- [WORK INSTRUCTION]:
Both the line with "E° = -1.64 V" and the line with "Use E°(Ca²⁺/Ca) = -2.84" in the records below must appear in the output, along with every line between them, exactly and with nothing added.

---------------

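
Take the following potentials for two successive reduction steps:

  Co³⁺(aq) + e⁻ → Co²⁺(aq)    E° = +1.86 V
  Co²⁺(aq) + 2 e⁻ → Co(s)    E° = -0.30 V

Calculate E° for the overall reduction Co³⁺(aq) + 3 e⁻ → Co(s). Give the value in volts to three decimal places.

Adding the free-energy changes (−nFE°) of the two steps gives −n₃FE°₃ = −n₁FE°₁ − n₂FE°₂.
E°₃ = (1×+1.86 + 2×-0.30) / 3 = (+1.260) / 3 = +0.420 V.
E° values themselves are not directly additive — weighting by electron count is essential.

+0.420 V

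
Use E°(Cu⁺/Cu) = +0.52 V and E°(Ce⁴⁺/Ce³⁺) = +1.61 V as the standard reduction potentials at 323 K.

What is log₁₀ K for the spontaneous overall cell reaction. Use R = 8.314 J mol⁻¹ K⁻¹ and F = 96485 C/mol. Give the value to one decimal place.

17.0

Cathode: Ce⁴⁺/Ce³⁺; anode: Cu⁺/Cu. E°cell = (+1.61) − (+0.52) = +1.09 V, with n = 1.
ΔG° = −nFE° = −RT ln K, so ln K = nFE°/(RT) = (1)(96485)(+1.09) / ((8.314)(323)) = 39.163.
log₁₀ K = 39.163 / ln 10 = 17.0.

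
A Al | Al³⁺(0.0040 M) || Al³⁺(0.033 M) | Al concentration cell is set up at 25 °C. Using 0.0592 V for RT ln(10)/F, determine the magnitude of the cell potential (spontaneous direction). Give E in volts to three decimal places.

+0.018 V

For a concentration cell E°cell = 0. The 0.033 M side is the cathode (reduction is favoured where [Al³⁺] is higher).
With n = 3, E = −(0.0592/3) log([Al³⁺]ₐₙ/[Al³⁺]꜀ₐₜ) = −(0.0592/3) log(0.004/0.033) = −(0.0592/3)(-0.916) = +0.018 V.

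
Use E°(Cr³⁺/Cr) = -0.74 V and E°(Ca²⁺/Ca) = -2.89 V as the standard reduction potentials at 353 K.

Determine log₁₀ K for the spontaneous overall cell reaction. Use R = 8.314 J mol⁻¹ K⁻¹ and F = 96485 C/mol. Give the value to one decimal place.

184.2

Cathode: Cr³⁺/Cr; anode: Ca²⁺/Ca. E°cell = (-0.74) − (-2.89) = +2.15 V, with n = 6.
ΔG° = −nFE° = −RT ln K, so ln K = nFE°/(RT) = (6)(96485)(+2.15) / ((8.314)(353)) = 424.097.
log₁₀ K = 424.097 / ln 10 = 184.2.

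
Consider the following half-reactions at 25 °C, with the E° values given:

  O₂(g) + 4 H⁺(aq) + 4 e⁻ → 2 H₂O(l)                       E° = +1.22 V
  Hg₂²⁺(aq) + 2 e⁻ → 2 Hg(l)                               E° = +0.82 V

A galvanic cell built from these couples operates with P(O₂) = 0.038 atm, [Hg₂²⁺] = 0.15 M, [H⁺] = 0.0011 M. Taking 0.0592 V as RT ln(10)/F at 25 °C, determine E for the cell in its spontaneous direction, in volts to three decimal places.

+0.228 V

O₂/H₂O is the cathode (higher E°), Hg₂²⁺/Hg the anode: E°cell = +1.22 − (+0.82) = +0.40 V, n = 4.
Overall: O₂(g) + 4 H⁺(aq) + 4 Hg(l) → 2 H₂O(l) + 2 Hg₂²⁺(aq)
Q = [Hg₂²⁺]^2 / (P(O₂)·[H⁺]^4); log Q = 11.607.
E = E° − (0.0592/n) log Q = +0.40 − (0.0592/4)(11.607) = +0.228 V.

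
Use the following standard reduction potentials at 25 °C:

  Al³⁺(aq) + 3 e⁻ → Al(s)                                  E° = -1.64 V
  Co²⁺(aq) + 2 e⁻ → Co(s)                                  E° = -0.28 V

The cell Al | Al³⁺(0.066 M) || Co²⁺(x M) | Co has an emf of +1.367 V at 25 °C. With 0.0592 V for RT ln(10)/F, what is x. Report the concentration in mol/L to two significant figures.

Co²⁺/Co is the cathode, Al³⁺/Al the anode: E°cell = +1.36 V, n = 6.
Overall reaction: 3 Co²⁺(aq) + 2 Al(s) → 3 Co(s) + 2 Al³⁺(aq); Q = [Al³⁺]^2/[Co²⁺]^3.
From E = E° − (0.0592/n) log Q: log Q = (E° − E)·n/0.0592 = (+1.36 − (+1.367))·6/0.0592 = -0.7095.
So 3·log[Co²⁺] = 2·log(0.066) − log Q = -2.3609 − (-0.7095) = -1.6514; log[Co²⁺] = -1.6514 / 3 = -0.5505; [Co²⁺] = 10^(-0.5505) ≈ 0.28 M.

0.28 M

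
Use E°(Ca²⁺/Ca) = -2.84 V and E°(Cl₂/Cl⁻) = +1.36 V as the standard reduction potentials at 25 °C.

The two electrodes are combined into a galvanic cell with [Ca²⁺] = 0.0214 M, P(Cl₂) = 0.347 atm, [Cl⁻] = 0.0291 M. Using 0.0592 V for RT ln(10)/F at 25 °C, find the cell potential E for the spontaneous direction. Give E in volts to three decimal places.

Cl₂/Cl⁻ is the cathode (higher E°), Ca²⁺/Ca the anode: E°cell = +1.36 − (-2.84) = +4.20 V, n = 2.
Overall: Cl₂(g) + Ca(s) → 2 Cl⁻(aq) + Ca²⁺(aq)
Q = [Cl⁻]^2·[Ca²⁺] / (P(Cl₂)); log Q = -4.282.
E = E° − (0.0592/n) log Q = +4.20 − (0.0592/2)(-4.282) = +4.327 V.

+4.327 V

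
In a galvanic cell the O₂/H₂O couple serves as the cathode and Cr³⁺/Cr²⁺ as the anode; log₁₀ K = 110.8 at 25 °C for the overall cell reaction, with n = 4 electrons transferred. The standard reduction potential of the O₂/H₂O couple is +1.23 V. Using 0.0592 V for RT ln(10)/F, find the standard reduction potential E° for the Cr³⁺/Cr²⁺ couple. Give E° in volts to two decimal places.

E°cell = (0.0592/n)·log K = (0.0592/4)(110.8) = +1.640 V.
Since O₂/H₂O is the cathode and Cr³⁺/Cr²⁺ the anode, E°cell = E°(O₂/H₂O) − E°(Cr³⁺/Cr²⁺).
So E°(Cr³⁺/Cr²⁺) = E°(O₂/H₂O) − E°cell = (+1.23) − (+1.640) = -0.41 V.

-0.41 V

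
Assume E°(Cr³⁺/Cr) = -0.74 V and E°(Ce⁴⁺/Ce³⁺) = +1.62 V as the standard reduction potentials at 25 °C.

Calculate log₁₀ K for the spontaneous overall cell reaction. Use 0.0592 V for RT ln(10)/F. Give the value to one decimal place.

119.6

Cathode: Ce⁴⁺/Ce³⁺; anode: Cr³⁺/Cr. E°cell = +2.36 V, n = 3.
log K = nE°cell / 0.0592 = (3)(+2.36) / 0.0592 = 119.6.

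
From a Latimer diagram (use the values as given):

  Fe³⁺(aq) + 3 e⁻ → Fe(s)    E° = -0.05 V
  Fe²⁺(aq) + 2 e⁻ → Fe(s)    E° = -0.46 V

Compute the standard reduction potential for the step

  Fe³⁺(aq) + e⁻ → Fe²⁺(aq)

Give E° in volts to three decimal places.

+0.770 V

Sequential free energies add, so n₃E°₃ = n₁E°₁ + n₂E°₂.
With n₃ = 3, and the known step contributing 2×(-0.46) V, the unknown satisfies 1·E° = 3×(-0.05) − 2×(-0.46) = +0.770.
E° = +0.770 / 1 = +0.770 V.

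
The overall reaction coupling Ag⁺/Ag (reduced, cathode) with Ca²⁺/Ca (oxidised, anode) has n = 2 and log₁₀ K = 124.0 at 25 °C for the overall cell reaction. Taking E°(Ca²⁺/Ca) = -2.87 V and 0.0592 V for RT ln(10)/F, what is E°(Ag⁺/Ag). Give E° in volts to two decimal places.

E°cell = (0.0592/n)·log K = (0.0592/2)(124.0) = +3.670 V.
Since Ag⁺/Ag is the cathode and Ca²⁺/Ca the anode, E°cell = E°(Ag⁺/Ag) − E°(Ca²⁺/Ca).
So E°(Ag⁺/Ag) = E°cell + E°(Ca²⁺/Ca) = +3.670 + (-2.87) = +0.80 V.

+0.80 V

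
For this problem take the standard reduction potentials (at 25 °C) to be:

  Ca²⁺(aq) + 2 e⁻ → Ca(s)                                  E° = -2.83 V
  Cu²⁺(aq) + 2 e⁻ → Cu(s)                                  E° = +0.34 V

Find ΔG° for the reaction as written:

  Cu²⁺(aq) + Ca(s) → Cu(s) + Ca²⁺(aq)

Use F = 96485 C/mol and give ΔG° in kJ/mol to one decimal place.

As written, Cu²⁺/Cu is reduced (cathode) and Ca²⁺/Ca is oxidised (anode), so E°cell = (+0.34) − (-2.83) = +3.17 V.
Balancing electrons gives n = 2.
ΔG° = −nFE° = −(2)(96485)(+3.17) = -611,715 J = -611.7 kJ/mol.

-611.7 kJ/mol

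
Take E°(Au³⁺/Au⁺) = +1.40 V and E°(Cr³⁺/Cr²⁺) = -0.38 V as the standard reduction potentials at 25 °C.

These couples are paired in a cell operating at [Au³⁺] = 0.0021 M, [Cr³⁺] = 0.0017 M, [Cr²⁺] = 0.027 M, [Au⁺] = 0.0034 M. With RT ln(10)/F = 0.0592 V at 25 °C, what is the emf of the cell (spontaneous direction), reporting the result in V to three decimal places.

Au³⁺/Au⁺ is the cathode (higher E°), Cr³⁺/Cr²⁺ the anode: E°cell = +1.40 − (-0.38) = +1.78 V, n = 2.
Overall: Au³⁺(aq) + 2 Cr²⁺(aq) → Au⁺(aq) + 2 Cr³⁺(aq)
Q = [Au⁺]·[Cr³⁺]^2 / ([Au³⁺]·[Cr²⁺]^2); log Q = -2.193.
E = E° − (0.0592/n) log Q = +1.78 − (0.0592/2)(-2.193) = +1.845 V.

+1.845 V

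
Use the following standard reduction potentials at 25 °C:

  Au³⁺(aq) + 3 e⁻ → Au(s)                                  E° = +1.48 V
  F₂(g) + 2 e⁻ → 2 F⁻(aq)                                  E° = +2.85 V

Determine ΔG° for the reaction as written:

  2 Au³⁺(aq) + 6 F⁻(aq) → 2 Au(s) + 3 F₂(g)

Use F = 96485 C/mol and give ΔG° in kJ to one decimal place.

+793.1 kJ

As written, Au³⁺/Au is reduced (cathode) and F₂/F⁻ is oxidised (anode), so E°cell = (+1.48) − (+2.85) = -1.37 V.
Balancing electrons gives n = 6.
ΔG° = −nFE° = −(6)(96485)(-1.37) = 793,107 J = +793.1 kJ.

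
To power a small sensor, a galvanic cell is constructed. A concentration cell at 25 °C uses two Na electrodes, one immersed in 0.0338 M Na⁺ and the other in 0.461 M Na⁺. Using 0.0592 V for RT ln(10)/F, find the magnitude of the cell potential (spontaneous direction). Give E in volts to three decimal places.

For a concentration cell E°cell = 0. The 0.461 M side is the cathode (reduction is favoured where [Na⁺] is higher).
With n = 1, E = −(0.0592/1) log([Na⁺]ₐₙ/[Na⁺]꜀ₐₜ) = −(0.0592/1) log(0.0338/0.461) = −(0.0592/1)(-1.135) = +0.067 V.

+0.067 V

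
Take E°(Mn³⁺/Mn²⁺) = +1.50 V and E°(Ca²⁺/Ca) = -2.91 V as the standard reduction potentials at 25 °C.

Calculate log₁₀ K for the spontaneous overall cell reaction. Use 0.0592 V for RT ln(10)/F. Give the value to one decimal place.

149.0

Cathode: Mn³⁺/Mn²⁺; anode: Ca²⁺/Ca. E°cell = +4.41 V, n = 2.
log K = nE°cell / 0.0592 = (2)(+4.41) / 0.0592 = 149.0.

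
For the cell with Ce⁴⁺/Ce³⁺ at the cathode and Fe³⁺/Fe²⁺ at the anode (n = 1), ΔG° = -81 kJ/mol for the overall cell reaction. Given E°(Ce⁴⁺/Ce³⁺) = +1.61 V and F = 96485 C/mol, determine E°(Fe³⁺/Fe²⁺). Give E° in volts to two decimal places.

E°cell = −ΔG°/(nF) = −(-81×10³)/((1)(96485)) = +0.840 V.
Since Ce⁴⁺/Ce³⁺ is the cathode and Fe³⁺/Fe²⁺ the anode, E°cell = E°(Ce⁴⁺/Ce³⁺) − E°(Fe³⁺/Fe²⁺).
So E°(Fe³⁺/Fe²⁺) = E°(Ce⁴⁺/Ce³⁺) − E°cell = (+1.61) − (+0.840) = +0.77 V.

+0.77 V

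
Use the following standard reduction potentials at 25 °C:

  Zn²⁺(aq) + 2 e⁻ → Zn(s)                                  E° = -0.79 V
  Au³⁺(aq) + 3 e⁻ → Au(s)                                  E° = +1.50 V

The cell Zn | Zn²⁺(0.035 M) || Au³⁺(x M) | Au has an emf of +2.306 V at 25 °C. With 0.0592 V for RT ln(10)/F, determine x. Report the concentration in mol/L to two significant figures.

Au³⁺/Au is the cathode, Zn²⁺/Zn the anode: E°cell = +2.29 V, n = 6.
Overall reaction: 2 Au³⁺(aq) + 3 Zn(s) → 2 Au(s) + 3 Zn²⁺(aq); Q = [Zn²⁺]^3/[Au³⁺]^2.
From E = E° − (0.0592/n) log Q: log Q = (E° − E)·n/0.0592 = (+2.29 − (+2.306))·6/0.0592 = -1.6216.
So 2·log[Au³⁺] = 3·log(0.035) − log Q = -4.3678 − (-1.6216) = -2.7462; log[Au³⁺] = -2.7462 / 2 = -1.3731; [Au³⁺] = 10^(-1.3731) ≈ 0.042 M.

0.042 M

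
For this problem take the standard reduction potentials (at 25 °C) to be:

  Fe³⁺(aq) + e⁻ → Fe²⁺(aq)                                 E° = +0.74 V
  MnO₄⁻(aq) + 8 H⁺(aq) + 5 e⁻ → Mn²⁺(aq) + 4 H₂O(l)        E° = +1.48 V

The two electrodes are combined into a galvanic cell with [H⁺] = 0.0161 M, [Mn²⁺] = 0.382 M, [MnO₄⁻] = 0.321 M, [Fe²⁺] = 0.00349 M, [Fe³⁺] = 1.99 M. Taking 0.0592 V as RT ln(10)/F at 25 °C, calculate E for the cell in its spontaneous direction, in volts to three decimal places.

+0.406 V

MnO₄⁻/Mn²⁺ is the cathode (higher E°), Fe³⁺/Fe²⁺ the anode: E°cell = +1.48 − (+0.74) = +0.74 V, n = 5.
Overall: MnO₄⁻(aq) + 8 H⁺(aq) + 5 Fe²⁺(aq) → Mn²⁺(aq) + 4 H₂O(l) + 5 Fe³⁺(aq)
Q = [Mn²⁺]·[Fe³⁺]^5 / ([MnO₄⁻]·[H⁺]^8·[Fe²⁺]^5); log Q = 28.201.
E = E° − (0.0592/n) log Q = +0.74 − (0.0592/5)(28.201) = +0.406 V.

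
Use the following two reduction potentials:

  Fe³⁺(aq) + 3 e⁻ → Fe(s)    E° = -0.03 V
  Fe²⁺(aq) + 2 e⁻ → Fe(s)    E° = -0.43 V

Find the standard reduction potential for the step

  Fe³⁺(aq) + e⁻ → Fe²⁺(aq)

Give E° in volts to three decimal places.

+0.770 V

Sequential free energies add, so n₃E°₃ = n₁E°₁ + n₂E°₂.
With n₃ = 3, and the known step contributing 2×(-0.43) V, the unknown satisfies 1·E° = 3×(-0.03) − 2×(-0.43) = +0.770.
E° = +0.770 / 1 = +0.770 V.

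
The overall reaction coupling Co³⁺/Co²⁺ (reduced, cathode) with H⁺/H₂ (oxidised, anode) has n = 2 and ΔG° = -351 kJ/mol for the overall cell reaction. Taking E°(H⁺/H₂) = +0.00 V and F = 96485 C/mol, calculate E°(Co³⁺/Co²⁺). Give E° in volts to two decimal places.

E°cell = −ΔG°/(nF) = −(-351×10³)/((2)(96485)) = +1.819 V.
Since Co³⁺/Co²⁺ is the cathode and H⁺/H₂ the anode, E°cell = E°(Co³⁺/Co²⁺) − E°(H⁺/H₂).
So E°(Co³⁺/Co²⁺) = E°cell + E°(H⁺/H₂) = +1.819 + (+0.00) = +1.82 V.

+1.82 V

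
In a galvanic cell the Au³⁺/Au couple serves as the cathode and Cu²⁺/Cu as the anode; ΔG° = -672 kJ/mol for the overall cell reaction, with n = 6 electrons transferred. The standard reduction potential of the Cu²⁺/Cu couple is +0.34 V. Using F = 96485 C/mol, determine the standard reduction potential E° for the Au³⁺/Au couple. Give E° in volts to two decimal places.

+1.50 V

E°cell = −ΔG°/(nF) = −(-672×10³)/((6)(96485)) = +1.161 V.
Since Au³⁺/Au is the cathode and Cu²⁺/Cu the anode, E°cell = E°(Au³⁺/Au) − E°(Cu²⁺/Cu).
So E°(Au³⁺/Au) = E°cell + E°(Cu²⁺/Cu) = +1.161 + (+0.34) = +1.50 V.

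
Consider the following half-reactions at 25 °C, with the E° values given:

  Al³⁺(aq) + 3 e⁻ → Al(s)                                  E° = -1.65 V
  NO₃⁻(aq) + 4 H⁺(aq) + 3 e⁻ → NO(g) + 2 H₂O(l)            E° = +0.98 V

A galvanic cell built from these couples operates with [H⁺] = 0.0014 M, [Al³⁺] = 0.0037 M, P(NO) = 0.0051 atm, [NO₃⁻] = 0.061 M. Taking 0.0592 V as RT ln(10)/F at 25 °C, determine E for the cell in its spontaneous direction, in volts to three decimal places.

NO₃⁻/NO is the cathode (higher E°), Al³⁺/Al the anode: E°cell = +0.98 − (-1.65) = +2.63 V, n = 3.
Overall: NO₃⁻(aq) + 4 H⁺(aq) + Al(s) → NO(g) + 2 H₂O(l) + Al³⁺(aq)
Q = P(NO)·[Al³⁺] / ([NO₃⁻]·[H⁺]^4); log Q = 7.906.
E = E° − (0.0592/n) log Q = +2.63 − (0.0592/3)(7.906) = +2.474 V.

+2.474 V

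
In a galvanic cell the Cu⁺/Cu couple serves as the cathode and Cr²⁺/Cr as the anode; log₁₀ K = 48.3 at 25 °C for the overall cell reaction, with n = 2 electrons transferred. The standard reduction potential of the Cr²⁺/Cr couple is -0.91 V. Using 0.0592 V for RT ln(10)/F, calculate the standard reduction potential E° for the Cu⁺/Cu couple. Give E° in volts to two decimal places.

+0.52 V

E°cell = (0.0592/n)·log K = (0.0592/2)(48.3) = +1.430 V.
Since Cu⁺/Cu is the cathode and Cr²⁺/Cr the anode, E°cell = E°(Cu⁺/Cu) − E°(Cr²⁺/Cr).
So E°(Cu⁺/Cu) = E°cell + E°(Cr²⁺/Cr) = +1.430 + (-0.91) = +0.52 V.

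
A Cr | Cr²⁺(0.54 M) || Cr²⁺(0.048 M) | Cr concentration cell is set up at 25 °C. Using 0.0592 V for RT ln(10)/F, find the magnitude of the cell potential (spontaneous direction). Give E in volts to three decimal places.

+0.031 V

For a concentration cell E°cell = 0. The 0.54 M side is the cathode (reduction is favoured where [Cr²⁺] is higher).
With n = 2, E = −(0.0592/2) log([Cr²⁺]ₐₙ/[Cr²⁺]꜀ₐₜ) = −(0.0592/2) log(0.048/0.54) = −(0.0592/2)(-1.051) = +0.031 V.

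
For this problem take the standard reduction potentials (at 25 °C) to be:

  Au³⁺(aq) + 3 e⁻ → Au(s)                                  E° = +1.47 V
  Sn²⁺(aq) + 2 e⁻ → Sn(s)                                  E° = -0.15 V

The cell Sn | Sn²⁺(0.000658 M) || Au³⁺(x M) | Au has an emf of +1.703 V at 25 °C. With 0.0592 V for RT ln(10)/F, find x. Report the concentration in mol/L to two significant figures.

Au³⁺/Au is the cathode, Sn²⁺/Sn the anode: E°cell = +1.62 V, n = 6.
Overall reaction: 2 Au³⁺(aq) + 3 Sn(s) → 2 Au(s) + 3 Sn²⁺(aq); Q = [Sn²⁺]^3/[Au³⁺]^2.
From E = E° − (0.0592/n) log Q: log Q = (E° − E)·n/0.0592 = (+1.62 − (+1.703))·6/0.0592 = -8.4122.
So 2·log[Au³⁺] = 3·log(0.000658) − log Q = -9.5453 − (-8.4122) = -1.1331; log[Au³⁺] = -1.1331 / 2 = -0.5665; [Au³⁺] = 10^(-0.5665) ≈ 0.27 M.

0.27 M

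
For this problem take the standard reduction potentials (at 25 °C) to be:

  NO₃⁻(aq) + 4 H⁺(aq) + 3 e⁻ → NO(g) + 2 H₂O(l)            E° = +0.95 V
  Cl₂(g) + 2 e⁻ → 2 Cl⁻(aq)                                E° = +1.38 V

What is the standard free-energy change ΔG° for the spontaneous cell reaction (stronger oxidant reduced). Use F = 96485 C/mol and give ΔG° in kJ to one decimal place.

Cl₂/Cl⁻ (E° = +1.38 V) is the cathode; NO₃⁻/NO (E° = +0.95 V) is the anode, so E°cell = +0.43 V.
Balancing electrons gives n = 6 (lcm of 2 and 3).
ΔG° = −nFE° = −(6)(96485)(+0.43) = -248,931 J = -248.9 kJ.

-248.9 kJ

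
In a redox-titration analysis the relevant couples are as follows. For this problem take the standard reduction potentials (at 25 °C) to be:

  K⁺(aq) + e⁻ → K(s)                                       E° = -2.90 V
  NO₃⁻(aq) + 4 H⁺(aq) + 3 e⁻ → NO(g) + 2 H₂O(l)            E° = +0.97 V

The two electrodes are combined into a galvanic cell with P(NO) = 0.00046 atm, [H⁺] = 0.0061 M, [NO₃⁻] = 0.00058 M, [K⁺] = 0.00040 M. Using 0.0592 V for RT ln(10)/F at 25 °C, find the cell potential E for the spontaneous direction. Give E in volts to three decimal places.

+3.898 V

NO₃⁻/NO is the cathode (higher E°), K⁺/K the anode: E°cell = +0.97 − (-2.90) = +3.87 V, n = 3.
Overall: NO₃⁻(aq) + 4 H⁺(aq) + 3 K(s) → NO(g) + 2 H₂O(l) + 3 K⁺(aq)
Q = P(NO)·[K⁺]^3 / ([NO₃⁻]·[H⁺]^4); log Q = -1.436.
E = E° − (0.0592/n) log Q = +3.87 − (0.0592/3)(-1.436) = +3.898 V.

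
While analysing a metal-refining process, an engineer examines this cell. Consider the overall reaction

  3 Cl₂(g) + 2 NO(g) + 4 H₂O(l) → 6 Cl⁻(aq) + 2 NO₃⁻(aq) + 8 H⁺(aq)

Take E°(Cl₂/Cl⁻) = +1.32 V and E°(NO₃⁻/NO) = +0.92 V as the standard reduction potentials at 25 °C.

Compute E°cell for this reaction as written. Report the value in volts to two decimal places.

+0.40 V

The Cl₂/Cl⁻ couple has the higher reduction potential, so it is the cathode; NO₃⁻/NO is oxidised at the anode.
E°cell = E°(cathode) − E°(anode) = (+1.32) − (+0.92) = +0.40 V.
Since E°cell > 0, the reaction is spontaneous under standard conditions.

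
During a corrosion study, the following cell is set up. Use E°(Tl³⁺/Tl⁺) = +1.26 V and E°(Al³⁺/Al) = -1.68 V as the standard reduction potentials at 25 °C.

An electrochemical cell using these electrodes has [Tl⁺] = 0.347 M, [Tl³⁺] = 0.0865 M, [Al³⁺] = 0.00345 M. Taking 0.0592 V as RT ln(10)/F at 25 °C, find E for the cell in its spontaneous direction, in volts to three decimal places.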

---------------

- [TASK ANSWER]:
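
  Al³⁺(aq) + 3 e⁻ → Al(s)                                  E° = -1.64 V
  Co²⁺(aq) + 2 e⁻ → Co(s)                                  E° = -0.28 V

The cell Al | Al³⁺(0.066 M) || Co²⁺(x M) | Co has an emf of +1.367 V at 25 °C. With 0.0592 V for RT ln(10)/F, what is x. Report the concentration in mol/L to two significant figures.

Co²⁺/Co is the cathode, Al³⁺/Al the anode: E°cell = +1.36 V, n = 6.
Overall reaction: 3 Co²⁺(aq) + 2 Al(s) → 3 Co(s) + 2 Al³⁺(aq); Q = [Al³⁺]^2/[Co²⁺]^3.
From E = E° − (0.0592/n) log Q: log Q = (E° − E)·n/0.0592 = (+1.36 − (+1.367))·6/0.0592 = -0.7095.
So 3·log[Co²⁺] = 2·log(0.066) − log Q = -2.3609 − (-0.7095) = -1.6514; log[Co²⁺] = -1.6514 / 3 = -0.5505; [Co²⁺] = 10^(-0.5505) ≈ 0.28 M.

0.28 M

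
Use E°(Ca²⁺/Ca) = -2.84 V and E°(Cl₂/Cl⁻) = +1.36 V as the standard reduction potentials at 25 °C.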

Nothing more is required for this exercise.